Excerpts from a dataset
-.-.-

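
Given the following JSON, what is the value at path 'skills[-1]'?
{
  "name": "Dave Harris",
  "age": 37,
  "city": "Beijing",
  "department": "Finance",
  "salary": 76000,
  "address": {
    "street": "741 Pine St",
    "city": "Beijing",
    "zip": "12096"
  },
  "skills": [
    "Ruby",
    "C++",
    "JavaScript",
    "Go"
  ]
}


Query: skills[-1]
Path: skills -> last element
Value: Go

Go


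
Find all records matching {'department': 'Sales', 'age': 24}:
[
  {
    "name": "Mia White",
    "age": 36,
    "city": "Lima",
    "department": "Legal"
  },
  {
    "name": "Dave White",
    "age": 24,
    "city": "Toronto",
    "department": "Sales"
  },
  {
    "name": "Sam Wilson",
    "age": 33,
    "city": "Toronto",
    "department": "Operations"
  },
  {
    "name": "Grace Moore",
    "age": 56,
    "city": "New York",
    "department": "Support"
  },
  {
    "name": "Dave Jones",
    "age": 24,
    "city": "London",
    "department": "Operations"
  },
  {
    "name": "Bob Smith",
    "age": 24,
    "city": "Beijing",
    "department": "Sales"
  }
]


Search criteria: {'department': 'Sales', 'age': 24}

Checking 6 records:
  Mia White: {department: Legal, age: 36}
  Dave White: {department: Sales, age: 24} <-- MATCH
  Sam Wilson: {department: Operations, age: 33}
  Grace Moore: {department: Support, age: 56}
  Dave Jones: {department: Operations, age: 24}
  Bob Smith: {department: Sales, age: 24} <-- MATCH

Matches: ["Dave White", "Bob Smith"]

["Dave White", "Bob Smith"]


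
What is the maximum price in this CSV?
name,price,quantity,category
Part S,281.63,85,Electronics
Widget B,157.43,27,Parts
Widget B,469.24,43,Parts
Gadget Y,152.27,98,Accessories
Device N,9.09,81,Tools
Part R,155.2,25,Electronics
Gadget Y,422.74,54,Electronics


Computing maximum price:
Values: [281.63, 157.43, 469.24, 152.27, 9.09, 155.2, 422.74]
Max = 469.24

469.24


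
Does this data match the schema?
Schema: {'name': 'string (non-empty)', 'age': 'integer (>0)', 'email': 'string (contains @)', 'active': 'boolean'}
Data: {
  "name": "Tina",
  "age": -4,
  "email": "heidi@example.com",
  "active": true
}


Validating each field against schema:
  name: OK (non-empty string)
  age: FAIL (-4 is not > 0)
  email: OK (string with @)
  active: OK (boolean)

Result: INVALID (1 error: age)

INVALID (1 error: age)


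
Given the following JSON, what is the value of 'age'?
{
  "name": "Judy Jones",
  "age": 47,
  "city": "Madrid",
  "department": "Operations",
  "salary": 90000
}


Looking up field 'age'
Value: 47

47


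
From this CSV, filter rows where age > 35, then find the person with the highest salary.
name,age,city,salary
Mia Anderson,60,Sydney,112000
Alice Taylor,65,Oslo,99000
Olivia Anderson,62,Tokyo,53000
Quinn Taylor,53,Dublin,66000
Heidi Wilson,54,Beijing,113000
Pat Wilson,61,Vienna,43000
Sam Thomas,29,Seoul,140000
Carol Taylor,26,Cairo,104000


Filter: age > 35
Sort by: salary (descending)

Filtered records (6):
  Heidi Wilson, age 54, salary $113000
  Mia Anderson, age 60, salary $112000
  Alice Taylor, age 65, salary $99000
  Quinn Taylor, age 53, salary $66000
  Olivia Anderson, age 62, salary $53000
  Pat Wilson, age 61, salary $43000

Highest salary: Heidi Wilson ($113000)

Heidi Wilson


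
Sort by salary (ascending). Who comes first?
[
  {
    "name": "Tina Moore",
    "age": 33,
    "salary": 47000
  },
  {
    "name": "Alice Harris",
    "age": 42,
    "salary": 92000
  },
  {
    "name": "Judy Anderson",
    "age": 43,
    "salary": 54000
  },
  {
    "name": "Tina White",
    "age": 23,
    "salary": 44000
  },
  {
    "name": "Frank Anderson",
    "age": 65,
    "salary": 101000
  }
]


Sort by: salary (ascending)

Sorted order:
  1. Tina White (salary = 44000)
  2. Tina Moore (salary = 47000)
  3. Judy Anderson (salary = 54000)
  4. Alice Harris (salary = 92000)
  5. Frank Anderson (salary = 101000)

First: Tina White

Tina White


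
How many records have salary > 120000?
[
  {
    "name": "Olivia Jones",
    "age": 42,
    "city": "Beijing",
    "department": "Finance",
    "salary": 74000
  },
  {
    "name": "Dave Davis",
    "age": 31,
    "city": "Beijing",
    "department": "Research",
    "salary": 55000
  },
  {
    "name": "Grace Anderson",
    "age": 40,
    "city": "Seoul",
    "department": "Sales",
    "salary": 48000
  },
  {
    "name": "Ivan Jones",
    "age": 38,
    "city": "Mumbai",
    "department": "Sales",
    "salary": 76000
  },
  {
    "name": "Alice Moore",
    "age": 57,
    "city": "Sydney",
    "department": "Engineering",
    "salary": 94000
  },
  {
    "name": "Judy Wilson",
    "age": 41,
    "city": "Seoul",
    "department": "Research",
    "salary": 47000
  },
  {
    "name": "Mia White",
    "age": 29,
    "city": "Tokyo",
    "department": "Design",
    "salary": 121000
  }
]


Data: 7 records
Condition: salary > 120000

Checking each record:
  Olivia Jones: 74000
  Dave Davis: 55000
  Grace Anderson: 48000
  Ivan Jones: 76000
  Alice Moore: 94000
  Judy Wilson: 47000
  Mia White: 121000 MATCH

Count: 1

1


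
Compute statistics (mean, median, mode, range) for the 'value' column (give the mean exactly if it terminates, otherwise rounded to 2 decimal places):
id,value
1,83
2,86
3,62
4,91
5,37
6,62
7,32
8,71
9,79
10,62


Data: [83, 86, 62, 91, 37, 62, 32, 71, 79, 62]
Count: 10
Sum: 665
Mean: 665/10 = 66.5
Sorted: [32, 37, 62, 62, 62, 71, 79, 83, 86, 91]
Median: 66.5
Mode: 62 (3 times)
Range: 91 - 32 = 59
Min: 32, Max: 91

mean=66.5, median=66.5, mode=62, range=59


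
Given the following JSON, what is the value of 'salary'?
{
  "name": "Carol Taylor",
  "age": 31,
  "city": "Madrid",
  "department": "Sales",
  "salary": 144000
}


Looking up field 'salary'
Value: 144000

144000


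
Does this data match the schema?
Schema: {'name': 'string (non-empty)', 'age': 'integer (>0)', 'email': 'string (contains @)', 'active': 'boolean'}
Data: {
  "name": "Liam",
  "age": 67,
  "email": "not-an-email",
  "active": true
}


Validating each field against schema:
  name: OK (non-empty string)
  age: OK (positive integer)
  email: FAIL ("not-an-email" does not contain @)
  active: OK (boolean)

Result: INVALID (1 error: email)

INVALID (1 error: email)


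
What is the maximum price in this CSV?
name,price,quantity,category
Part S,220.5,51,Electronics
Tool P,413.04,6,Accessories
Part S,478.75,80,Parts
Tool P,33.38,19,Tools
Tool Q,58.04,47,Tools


Computing maximum price:
Values: [220.5, 413.04, 478.75, 33.38, 58.04]
Max = 478.75

478.75


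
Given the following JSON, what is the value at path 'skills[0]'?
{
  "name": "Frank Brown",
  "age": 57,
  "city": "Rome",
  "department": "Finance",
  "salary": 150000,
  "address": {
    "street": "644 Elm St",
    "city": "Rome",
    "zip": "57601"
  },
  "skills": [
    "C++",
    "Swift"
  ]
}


Query: skills[0]
Path: skills -> first element
Value: C++

C++


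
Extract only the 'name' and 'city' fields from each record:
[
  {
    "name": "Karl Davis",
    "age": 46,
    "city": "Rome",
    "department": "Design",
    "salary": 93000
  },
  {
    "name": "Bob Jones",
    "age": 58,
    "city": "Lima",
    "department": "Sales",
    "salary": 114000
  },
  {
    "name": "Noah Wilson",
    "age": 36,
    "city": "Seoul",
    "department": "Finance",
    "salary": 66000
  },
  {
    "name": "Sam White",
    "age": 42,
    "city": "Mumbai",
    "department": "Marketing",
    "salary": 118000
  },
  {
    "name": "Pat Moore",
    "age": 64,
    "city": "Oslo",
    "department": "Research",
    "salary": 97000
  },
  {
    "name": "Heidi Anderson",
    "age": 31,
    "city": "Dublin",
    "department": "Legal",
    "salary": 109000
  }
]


Original: 6 records with fields: name, age, city, department, salary
Keep: ['name', 'city']
Drop: ['age', 'department', 'salary']
Result: 6 records, 2 fields each

[
  {
    "name": "Karl Davis",
    "city": "Rome"
  },
  {
    "name": "Bob Jones",
    "city": "Lima"
  },
  {
    "name": "Noah Wilson",
    "city": "Seoul"
  },
  {
    "name": "Sam White",
    "city": "Mumbai"
  },
  {
    "name": "Pat Moore",
    "city": "Oslo"
  },
  {
    "name": "Heidi Anderson",
    "city": "Dublin"
  }
]


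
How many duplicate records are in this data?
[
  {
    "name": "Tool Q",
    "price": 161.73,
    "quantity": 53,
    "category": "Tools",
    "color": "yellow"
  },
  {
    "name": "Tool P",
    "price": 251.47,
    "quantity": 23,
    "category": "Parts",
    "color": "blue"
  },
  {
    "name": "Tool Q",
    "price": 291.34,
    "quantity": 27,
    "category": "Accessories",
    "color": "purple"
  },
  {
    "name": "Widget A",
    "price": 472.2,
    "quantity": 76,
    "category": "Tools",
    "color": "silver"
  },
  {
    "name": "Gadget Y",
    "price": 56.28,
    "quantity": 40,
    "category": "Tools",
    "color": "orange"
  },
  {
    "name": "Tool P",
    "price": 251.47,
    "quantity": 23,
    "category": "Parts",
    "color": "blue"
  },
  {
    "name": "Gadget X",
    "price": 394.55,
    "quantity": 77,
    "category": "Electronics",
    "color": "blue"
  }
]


Checking 7 records for duplicates:

  Row 1: Tool Q ($161.73, qty 53)
  Row 2: Tool P ($251.47, qty 23)
  Row 3: Tool Q ($291.34, qty 27)
  Row 4: Widget A ($472.2, qty 76)
  Row 5: Gadget Y ($56.28, qty 40)
  Row 6: Tool P ($251.47, qty 23) <-- DUPLICATE
  Row 7: Gadget X ($394.55, qty 77)

Duplicates found: 1
Unique records: 6

1 duplicates, 6 unique


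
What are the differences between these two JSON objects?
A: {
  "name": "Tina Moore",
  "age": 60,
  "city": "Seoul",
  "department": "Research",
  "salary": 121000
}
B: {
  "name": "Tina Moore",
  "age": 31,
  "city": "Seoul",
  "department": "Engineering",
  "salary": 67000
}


Comparing each field (in key order):
  name: same
  age: DIFFERENT
  city: same
  department: DIFFERENT
  salary: DIFFERENT
Differences:
  age: 60 -> 31
  department: Research -> Engineering
  salary: 121000 -> 67000

3 field(s) changed

3 changes: age, department, salary


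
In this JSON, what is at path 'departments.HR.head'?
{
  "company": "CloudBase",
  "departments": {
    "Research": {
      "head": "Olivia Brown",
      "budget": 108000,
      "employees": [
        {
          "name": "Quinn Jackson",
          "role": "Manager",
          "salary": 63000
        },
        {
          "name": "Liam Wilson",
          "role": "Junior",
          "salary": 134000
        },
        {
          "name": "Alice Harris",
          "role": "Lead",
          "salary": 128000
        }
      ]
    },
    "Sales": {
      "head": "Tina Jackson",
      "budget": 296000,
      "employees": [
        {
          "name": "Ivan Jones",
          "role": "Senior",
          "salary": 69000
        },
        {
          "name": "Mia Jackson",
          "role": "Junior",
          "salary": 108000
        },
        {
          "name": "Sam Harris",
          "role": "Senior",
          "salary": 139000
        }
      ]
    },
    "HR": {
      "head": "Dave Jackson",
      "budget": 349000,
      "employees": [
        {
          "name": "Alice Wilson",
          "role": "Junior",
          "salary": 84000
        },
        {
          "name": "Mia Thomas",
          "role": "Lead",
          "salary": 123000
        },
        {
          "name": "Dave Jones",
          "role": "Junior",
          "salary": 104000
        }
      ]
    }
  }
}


Path: departments.HR.head

Navigate:
  -> departments
  -> HR
  -> head = 'Dave Jackson'

Dave Jackson


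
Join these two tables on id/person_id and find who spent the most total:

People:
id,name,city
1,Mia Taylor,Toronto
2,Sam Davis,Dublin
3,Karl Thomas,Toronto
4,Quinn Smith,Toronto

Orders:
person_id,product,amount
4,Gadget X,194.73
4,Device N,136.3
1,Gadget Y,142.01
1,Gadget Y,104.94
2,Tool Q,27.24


Join on: people.id = orders.person_id

Joined rows:
  Quinn Smith (Toronto) bought Gadget X for $194.73
  Quinn Smith (Toronto) bought Device N for $136.3
  Mia Taylor (Toronto) bought Gadget Y for $142.01
  Mia Taylor (Toronto) bought Gadget Y for $104.94
  Sam Davis (Dublin) bought Tool Q for $27.24

Total per person:
  Quinn Smith: $331.03
  Mia Taylor: $246.95
  Sam Davis: $27.24

Top spender: Quinn Smith ($331.03)

Quinn Smith ($331.03)


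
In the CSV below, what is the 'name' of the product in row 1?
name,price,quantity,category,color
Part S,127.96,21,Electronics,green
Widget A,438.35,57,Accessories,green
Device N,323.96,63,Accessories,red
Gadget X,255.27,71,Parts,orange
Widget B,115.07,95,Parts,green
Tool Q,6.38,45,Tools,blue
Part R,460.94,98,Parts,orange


Query: Row 1 ('Part S'), column 'name'
Value: Part S

Part S


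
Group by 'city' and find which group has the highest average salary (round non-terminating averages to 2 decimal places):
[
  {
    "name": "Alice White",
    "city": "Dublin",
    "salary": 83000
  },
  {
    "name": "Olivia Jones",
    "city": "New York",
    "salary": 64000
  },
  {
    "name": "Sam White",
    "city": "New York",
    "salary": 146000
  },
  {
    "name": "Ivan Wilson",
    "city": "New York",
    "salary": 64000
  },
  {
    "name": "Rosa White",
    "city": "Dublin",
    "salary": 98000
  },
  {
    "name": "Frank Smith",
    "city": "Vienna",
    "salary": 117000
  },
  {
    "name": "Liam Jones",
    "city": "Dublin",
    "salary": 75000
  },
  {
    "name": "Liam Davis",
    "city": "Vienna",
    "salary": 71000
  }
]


Group by: city

Groups:
  Dublin: 3 people, avg salary = 256000/3 ≈ $85333.33
  New York: 3 people, avg salary = 274000/3 ≈ $91333.33
  Vienna: 2 people, avg salary = 188000/2 = $94000

Highest average salary: Vienna ($94000)

Vienna ($94000)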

-.-.-

* **YOUR TASK**: Transcribe, word for word, the data above from its first line through the line with "Part R,155.2,25,Electronics", and include nothing else.

* **THE ANSWER**:
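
Given the following JSON, what is the value at path 'skills[-1]'?
{
  "name": "Dave Harris",
  "age": 37,
  "city": "Beijing",
  "department": "Finance",
  "salary": 76000,
  "address": {
    "street": "741 Pine St",
    "city": "Beijing",
    "zip": "12096"
  },
  "skills": [
    "Ruby",
    "C++",
    "JavaScript",
    "Go"
  ]
}


Query: skills[-1]
Path: skills -> last element
Value: Go

Go


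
Find all records matching {'department': 'Sales', 'age': 24}:
[
  {
    "name": "Mia White",
    "age": 36,
    "city": "Lima",
    "department": "Legal"
  },
  {
    "name": "Dave White",
    "age": 24,
    "city": "Toronto",
    "department": "Sales"
  },
  {
    "name": "Sam Wilson",
    "age": 33,
    "city": "Toronto",
    "department": "Operations"
  },
  {
    "name": "Grace Moore",
    "age": 56,
    "city": "New York",
    "department": "Support"
  },
  {
    "name": "Dave Jones",
    "age": 24,
    "city": "London",
    "department": "Operations"
  },
  {
    "name": "Bob Smith",
    "age": 24,
    "city": "Beijing",
    "department": "Sales"
  }
]


Search criteria: {'department': 'Sales', 'age': 24}

Checking 6 records:
  Mia White: {department: Legal, age: 36}
  Dave White: {department: Sales, age: 24} <-- MATCH
  Sam Wilson: {department: Operations, age: 33}
  Grace Moore: {department: Support, age: 56}
  Dave Jones: {department: Operations, age: 24}
  Bob Smith: {department: Sales, age: 24} <-- MATCH

Matches: ["Dave White", "Bob Smith"]

["Dave White", "Bob Smith"]


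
What is the maximum price in this CSV?
name,price,quantity,category
Part S,281.63,85,Electronics
Widget B,157.43,27,Parts
Widget B,469.24,43,Parts
Gadget Y,152.27,98,Accessories
Device N,9.09,81,Tools
Part R,155.2,25,Electronics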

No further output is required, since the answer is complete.